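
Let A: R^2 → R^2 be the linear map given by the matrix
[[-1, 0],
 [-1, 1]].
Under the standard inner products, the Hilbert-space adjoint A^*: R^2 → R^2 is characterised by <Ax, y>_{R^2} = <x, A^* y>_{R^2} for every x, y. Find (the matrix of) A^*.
A^* = A^T =
[[-1, -1],
 [0, 1]]

For real matrices with standard dot products, the defining identity <Ax, y> = <x, A^* y> gives (Ax)^T y = x^T (A^*) y, i.e. x^T A^T y = x^T (A^*) y. Since this holds for all x, y, we must have A^* = A^T. Therefore
A^* =
[[-1, -1],
 [0, 1]].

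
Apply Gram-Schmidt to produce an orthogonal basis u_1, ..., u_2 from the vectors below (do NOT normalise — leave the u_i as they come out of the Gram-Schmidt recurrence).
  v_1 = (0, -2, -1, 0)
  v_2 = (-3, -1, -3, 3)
Orthogonal basis:
  u_1 = (0, -2, -1, 0)
  u_2 = (-3, 1, -2, 3)

Apply the Gram-Schmidt recurrence
  u_1 = v_1
  u_i = v_i − Σ_{j<i} ((v_i · u_j) / (u_j · u_j)) · u_j.

Step by step this gives:
  u_1 = (0, -2, -1, 0)
  u_2 = (-3, 1, -2, 3)

Orthogonality check:
  u_2 · u_1 = 0 (should be 0)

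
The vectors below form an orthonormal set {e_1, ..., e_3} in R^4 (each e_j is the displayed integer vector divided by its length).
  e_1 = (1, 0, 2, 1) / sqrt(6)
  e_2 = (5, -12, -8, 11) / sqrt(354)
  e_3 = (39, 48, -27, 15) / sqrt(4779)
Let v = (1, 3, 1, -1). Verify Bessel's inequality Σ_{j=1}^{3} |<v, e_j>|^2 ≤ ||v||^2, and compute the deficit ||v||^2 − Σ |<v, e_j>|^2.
Σ |<v, e_j>|^2 = 107/9; ||v||^2 = 12; deficit = 1/9

Write each e_j = u_j / sqrt(<u_j, u_j>) where u_j is the displayed integer vector. Then <v, e_j> = <v, u_j> / sqrt(<u_j, u_j>), so |<v, e_j>|^2 = <v, u_j>^2 / <u_j, u_j>.
Coefficients: <v, e_1> = 2/sqrt(6), <v, e_2> = -50/sqrt(354), <v, e_3> = 141/sqrt(4779).
Square and sum: Σ |<v, e_j>|^2 = 107/9.
Compute ||v||^2 = v·v = 12.
Deficit = 12 − 107/9 = 1/9 ≥ 0, confirming Bessel's inequality. (The deficit equals ||v − Σ <v,e_j> e_j||^2, the squared distance from v to span{e_j}.)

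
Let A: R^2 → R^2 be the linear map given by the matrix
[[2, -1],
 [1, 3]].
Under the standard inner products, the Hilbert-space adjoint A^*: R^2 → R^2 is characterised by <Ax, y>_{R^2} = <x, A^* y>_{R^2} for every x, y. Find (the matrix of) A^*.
A^* = A^T =
[[2, 1],
 [-1, 3]]

For real matrices with standard dot products, the defining identity <Ax, y> = <x, A^* y> gives (Ax)^T y = x^T (A^*) y, i.e. x^T A^T y = x^T (A^*) y. Since this holds for all x, y, we must have A^* = A^T. Therefore
A^* =
[[2, 1],
 [-1, 3]].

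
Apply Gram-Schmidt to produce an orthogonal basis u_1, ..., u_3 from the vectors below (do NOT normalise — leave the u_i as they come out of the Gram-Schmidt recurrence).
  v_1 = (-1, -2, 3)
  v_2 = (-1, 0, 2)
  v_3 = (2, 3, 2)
Orthogonal basis:
  u_1 = (-1, -2, 3)
  u_2 = (-1/2, 1, 1/2)
  u_3 = (20/7, 5/7, 10/7)

Apply the Gram-Schmidt recurrence
  u_1 = v_1
  u_i = v_i − Σ_{j<i} ((v_i · u_j) / (u_j · u_j)) · u_j.

Step by step this gives:
  u_1 = (-1, -2, 3)
  u_2 = (-1/2, 1, 1/2)
  u_3 = (20/7, 5/7, 10/7)

Orthogonality check:
  u_2 · u_1 = 0 (should be 0)
  u_3 · u_1 = 0 (should be 0)
  u_3 · u_2 = 0 (should be 0)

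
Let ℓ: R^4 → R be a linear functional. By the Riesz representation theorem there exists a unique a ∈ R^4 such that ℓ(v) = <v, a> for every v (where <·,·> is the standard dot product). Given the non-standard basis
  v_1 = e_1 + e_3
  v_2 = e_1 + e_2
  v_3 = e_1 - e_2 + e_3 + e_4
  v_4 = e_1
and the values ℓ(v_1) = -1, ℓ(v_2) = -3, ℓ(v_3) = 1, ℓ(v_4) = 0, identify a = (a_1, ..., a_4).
a = (0, -3, -1, -1)

Write a = (a_1, ..., a_4) in the standard basis. For each basis vector v_i, ℓ(v_i) = <v_i, a> is a linear equation in the a_j's. Collect the n equations into a matrix system V a = ℓ, where row i of V is v_i (expressed in the standard basis). Since V is invertible (lower-triangular with 1s on the diagonal, up to permutation), solve by back-substitution:
  V =
[[1, 0, 1, 0],
 [1, 1, 0, 0],
 [1, -1, 1, 1],
 [1, 0, 0, 0]]
  V a = (-1, -3, 1, 0)
Solving gives a = (0, -3, -1, -1).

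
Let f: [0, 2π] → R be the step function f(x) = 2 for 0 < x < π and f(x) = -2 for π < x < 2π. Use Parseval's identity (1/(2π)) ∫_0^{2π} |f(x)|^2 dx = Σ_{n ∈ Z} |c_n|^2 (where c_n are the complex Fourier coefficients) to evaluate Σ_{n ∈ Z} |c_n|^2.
Σ |c_n|^2 = 4

Parseval equates the L^2 energy of f (normalised by 1/(2π)) with the ℓ^2 sum of its Fourier coefficients: (1/(2π)) ∫_0^{2π} |f|^2 = Σ |c_n|^2.
Compute the left side: (1/(2π)) [∫_0^π 2^2 dx + ∫_π^{2π} (-2)^2 dx] = (1/(2π)) · (4π + 4π) = (4 + 4)/2 = 4.
So Σ_{n ∈ Z} |c_n|^2 = 4.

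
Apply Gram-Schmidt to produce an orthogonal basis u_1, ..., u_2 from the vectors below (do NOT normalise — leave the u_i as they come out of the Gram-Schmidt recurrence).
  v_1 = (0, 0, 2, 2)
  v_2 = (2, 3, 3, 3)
Orthogonal basis:
  u_1 = (0, 0, 2, 2)
  u_2 = (2, 3, 0, 0)

Apply the Gram-Schmidt recurrence
  u_1 = v_1
  u_i = v_i − Σ_{j<i} ((v_i · u_j) / (u_j · u_j)) · u_j.

Step by step this gives:
  u_1 = (0, 0, 2, 2)
  u_2 = (2, 3, 0, 0)

Orthogonality check:
  u_2 · u_1 = 0 (should be 0)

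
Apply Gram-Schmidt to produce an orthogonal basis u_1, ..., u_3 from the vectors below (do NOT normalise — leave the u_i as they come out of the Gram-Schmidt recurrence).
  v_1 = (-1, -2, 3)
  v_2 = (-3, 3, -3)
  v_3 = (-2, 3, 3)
Orthogonal basis:
  u_1 = (-1, -2, 3)
  u_2 = (-27/7, 9/7, -3/7)
  u_3 = (19/26, 38/13, 57/26)

Apply the Gram-Schmidt recurrence
  u_1 = v_1
  u_i = v_i − Σ_{j<i} ((v_i · u_j) / (u_j · u_j)) · u_j.

Step by step this gives:
  u_1 = (-1, -2, 3)
  u_2 = (-27/7, 9/7, -3/7)
  u_3 = (19/26, 38/13, 57/26)

Orthogonality check:
  u_2 · u_1 = 0 (should be 0)
  u_3 · u_1 = 0 (should be 0)
  u_3 · u_2 = 0 (should be 0)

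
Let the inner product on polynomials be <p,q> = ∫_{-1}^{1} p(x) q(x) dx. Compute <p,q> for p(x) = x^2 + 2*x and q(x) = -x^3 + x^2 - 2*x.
<p,q> = -46/15

Expand the product: p(x)·q(x) = -x^5 - x^4 - 4*x^2.
∫_{-1}^{1} of each monomial x^k gives [2/(k+1) if k even, 0 if k odd]. Integrating term-by-term (or equivalently evaluating the antiderivative F(x) = -x^6/6 - x^5/5 - 4*x^3/3 at the endpoints):
  F(1) − F(−1) = -17/10 − (41/30) = -46/15.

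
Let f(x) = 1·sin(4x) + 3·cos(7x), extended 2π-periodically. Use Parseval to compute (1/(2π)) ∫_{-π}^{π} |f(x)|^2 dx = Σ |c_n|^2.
Σ |c_n|^2 = 5

Expand |f|^2 and use orthogonality of {sin(nx), cos(mx)} on [-π, π]:
  ∫_{-π}^{π} sin(nx)^2 dx = π, ∫ cos(mx)^2 dx = π, and cross terms integrate to 0.
So ∫_{-π}^{π} f(x)^2 dx = 1^2 · π + 3^2 · π = (1 + 9)π.
Divide by 2π: (1 + 9)/2 = 5.
By Parseval, this equals Σ |c_n|^2.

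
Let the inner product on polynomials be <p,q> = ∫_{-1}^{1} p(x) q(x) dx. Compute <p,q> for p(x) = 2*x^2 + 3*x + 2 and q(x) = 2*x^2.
<p,q> = 64/15

Expand the product: p(x)·q(x) = 4*x^4 + 6*x^3 + 4*x^2.
∫_{-1}^{1} of each monomial x^k gives [2/(k+1) if k even, 0 if k odd]. Integrating term-by-term (or equivalently evaluating the antiderivative F(x) = 4*x^5/5 + 3*x^4/2 + 4*x^3/3 at the endpoints):
  F(1) − F(−1) = 109/30 − (-19/30) = 64/15.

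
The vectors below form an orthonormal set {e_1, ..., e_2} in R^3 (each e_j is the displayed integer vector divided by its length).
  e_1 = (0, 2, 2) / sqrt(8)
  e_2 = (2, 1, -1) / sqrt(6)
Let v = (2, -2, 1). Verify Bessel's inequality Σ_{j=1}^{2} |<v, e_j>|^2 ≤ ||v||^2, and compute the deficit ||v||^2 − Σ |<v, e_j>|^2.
Σ |<v, e_j>|^2 = 2/3; ||v||^2 = 9; deficit = 25/3

Write each e_j = u_j / sqrt(<u_j, u_j>) where u_j is the displayed integer vector. Then <v, e_j> = <v, u_j> / sqrt(<u_j, u_j>), so |<v, e_j>|^2 = <v, u_j>^2 / <u_j, u_j>.
Coefficients: <v, e_1> = -2/sqrt(8), <v, e_2> = 1/sqrt(6).
Square and sum: Σ |<v, e_j>|^2 = 2/3.
Compute ||v||^2 = v·v = 9.
Deficit = 9 − 2/3 = 25/3 ≥ 0, confirming Bessel's inequality. (The deficit equals ||v − Σ <v,e_j> e_j||^2, the squared distance from v to span{e_j}.)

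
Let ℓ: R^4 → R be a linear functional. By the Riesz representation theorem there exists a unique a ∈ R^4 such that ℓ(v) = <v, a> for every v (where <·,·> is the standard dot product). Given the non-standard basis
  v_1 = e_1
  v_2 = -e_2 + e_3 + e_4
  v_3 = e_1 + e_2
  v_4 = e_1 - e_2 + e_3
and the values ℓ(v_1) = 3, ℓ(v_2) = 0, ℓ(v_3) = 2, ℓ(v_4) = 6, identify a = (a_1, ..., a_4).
a = (3, -1, 2, -3)

Write a = (a_1, ..., a_4) in the standard basis. For each basis vector v_i, ℓ(v_i) = <v_i, a> is a linear equation in the a_j's. Collect the n equations into a matrix system V a = ℓ, where row i of V is v_i (expressed in the standard basis). Since V is invertible (lower-triangular with 1s on the diagonal, up to permutation), solve by back-substitution:
  V =
[[1, 0, 0, 0],
 [0, -1, 1, 1],
 [1, 1, 0, 0],
 [1, -1, 1, 0]]
  V a = (3, 0, 2, 6)
Solving gives a = (3, -1, 2, -3).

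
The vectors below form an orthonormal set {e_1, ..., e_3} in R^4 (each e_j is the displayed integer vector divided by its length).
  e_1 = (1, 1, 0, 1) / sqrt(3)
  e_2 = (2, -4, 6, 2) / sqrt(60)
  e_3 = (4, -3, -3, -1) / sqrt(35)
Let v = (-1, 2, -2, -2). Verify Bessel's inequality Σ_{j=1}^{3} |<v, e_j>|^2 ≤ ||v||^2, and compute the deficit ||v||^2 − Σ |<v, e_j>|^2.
Σ |<v, e_j>|^2 = 82/7; ||v||^2 = 13; deficit = 9/7

Write each e_j = u_j / sqrt(<u_j, u_j>) where u_j is the displayed integer vector. Then <v, e_j> = <v, u_j> / sqrt(<u_j, u_j>), so |<v, e_j>|^2 = <v, u_j>^2 / <u_j, u_j>.
Coefficients: <v, e_1> = -1/sqrt(3), <v, e_2> = -26/sqrt(60), <v, e_3> = -2/sqrt(35).
Square and sum: Σ |<v, e_j>|^2 = 82/7.
Compute ||v||^2 = v·v = 13.
Deficit = 13 − 82/7 = 9/7 ≥ 0, confirming Bessel's inequality. (The deficit equals ||v − Σ <v,e_j> e_j||^2, the squared distance from v to span{e_j}.)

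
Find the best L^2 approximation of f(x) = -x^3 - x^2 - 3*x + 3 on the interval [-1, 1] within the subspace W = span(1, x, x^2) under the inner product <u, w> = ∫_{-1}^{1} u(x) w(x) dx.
g(x) = -x^2 - 18*x/5 + 3

The best approximation g ∈ W is the orthogonal projection of f onto W. Writing g = a_0 + a_1 x + a_2 x^2, the coefficients solve the normal equations G · a = b where
  G_{ij} = <φ_i, φ_j> and b_i = <f, φ_i>, with φ_0 = 1, φ_1 = x, φ_2 = x^2.
G =
  [2, 0, 2/3]
  [0, 2/3, 0]
  [2/3, 0, 2/5],
b = (16/3, -12/5, 8/5).
Solving gives a_0 = 3, a_1 = -18/5, a_2 = -1, so
  g(x) = -x^2 - 18*x/5 + 3.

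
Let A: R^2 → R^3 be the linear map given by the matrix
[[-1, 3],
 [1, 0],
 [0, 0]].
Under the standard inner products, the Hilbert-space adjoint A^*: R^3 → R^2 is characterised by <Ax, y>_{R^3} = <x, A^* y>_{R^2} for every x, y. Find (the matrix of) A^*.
A^* = A^T =
[[-1, 1, 0],
 [3, 0, 0]]

For real matrices with standard dot products, the defining identity <Ax, y> = <x, A^* y> gives (Ax)^T y = x^T (A^*) y, i.e. x^T A^T y = x^T (A^*) y. Since this holds for all x, y, we must have A^* = A^T. Therefore
A^* =
[[-1, 1, 0],
 [3, 0, 0]].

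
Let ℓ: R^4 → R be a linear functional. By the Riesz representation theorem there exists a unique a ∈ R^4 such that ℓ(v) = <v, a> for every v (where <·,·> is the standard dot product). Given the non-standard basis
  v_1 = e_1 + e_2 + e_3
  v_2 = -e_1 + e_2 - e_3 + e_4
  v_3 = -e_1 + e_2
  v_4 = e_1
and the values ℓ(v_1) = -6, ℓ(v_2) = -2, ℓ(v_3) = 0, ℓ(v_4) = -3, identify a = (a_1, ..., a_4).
a = (-3, -3, 0, -2)

Write a = (a_1, ..., a_4) in the standard basis. For each basis vector v_i, ℓ(v_i) = <v_i, a> is a linear equation in the a_j's. Collect the n equations into a matrix system V a = ℓ, where row i of V is v_i (expressed in the standard basis). Since V is invertible (lower-triangular with 1s on the diagonal, up to permutation), solve by back-substitution:
  V =
[[1, 1, 1, 0],
 [-1, 1, -1, 1],
 [-1, 1, 0, 0],
 [1, 0, 0, 0]]
  V a = (-6, -2, 0, -3)
Solving gives a = (-3, -3, 0, -2).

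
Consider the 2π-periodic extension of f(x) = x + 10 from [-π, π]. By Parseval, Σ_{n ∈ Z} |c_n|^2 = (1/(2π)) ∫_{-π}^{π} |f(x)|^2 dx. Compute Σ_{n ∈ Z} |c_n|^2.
Σ |c_n|^2 = π^2/3 + 100

Expand and integrate term by term over [-π, π]:
  ∫ (x)^2 dx = 1·(2π^3/3); ∫ 2·1·(10)·x dx = 0 (odd integrand); ∫ 10^2 dx = 100·2π.
So (1/(2π)) ∫_{-π}^{π} (x + 10)^2 dx = 1π^2/3 + 100 = π^2/3 + 100.
Parseval ⇒ Σ |c_n|^2 = π^2/3 + 100.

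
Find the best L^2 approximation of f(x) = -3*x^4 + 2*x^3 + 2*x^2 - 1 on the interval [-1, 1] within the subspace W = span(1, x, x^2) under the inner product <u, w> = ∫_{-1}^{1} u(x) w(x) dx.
g(x) = -4*x^2/7 + 6*x/5 - 26/35

The best approximation g ∈ W is the orthogonal projection of f onto W. Writing g = a_0 + a_1 x + a_2 x^2, the coefficients solve the normal equations G · a = b where
  G_{ij} = <φ_i, φ_j> and b_i = <f, φ_i>, with φ_0 = 1, φ_1 = x, φ_2 = x^2.
G =
  [2, 0, 2/3]
  [0, 2/3, 0]
  [2/3, 0, 2/5],
b = (-28/15, 4/5, -76/105).
Solving gives a_0 = -26/35, a_1 = 6/5, a_2 = -4/7, so
  g(x) = -4*x^2/7 + 6*x/5 - 26/35.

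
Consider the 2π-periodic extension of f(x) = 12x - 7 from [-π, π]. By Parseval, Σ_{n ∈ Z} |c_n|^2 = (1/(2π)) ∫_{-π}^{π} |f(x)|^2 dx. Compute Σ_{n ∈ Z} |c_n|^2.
Σ |c_n|^2 = 48π^2 + 49

Expand and integrate term by term over [-π, π]:
  ∫ (12x)^2 dx = 144·(2π^3/3); ∫ 2·12·(-7)·x dx = 0 (odd integrand); ∫ (-7)^2 dx = 49·2π.
So (1/(2π)) ∫_{-π}^{π} (12x - 7)^2 dx = 144π^2/3 + 49 = 48π^2 + 49.
Parseval ⇒ Σ |c_n|^2 = 48π^2 + 49.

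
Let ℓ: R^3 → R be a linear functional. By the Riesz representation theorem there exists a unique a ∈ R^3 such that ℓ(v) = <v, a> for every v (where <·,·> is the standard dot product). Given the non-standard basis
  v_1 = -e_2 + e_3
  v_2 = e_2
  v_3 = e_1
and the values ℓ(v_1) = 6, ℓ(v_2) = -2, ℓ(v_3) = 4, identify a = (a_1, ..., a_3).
a = (4, -2, 4)

Write a = (a_1, ..., a_3) in the standard basis. For each basis vector v_i, ℓ(v_i) = <v_i, a> is a linear equation in the a_j's. Collect the n equations into a matrix system V a = ℓ, where row i of V is v_i (expressed in the standard basis). Since V is invertible (lower-triangular with 1s on the diagonal, up to permutation), solve by back-substitution:
  V =
[[0, -1, 1],
 [0, 1, 0],
 [1, 0, 0]]
  V a = (6, -2, 4)
Solving gives a = (4, -2, 4).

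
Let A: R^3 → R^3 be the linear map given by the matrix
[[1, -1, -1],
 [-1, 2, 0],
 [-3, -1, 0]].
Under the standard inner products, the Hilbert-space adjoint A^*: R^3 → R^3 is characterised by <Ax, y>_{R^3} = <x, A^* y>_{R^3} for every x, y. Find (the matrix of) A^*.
A^* = A^T =
[[1, -1, -3],
 [-1, 2, -1],
 [-1, 0, 0]]

For real matrices with standard dot products, the defining identity <Ax, y> = <x, A^* y> gives (Ax)^T y = x^T (A^*) y, i.e. x^T A^T y = x^T (A^*) y. Since this holds for all x, y, we must have A^* = A^T. Therefore
A^* =
[[1, -1, -3],
 [-1, 2, -1],
 [-1, 0, 0]].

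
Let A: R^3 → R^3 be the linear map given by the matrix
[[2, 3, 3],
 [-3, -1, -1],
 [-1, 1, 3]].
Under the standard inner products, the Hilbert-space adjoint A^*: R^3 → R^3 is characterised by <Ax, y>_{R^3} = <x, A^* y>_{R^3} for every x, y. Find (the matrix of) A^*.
A^* = A^T =
[[2, -3, -1],
 [3, -1, 1],
 [3, -1, 3]]

For real matrices with standard dot products, the defining identity <Ax, y> = <x, A^* y> gives (Ax)^T y = x^T (A^*) y, i.e. x^T A^T y = x^T (A^*) y. Since this holds for all x, y, we must have A^* = A^T. Therefore
A^* =
[[2, -3, -1],
 [3, -1, 1],
 [3, -1, 3]].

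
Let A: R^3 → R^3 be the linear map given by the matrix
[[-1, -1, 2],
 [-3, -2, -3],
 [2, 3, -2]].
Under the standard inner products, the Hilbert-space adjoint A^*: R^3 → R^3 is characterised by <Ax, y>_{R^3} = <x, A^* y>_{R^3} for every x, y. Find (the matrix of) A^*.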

————

• _REQUIREMENT_:
Everything above from the line containing "e_2 = (5, -12, -8, 11) / sqrt(354)" down to the line containing "v_2 = (-1, 0, 2)" should be copied exactly, both end lines included, and nothing else.

• _SOLUTION FOR THIS EXERCISE_:
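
  e_2 = (5, -12, -8, 11) / sqrt(354)
  e_3 = (39, 48, -27, 15) / sqrt(4779)
Let v = (1, 3, 1, -1). Verify Bessel's inequality Σ_{j=1}^{3} |<v, e_j>|^2 ≤ ||v||^2, and compute the deficit ||v||^2 − Σ |<v, e_j>|^2.
Σ |<v, e_j>|^2 = 107/9; ||v||^2 = 12; deficit = 1/9

Write each e_j = u_j / sqrt(<u_j, u_j>) where u_j is the displayed integer vector. Then <v, e_j> = <v, u_j> / sqrt(<u_j, u_j>), so |<v, e_j>|^2 = <v, u_j>^2 / <u_j, u_j>.
Coefficients: <v, e_1> = 2/sqrt(6), <v, e_2> = -50/sqrt(354), <v, e_3> = 141/sqrt(4779).
Square and sum: Σ |<v, e_j>|^2 = 107/9.
Compute ||v||^2 = v·v = 12.
Deficit = 12 − 107/9 = 1/9 ≥ 0, confirming Bessel's inequality. (The deficit equals ||v − Σ <v,e_j> e_j||^2, the squared distance from v to span{e_j}.)

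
Let A: R^2 → R^2 be the linear map given by the matrix
[[2, -1],
 [1, 3]].
Under the standard inner products, the Hilbert-space adjoint A^*: R^2 → R^2 is characterised by <Ax, y>_{R^2} = <x, A^* y>_{R^2} for every x, y. Find (the matrix of) A^*.
A^* = A^T =
[[2, 1],
 [-1, 3]]

For real matrices with standard dot products, the defining identity <Ax, y> = <x, A^* y> gives (Ax)^T y = x^T (A^*) y, i.e. x^T A^T y = x^T (A^*) y. Since this holds for all x, y, we must have A^* = A^T. Therefore
A^* =
[[2, 1],
 [-1, 3]].

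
Apply Gram-Schmidt to produce an orthogonal basis u_1, ..., u_3 from the vectors below (do NOT normalise — leave the u_i as they come out of the Gram-Schmidt recurrence).
  v_1 = (-1, -2, 3)
  v_2 = (-1, 0, 2)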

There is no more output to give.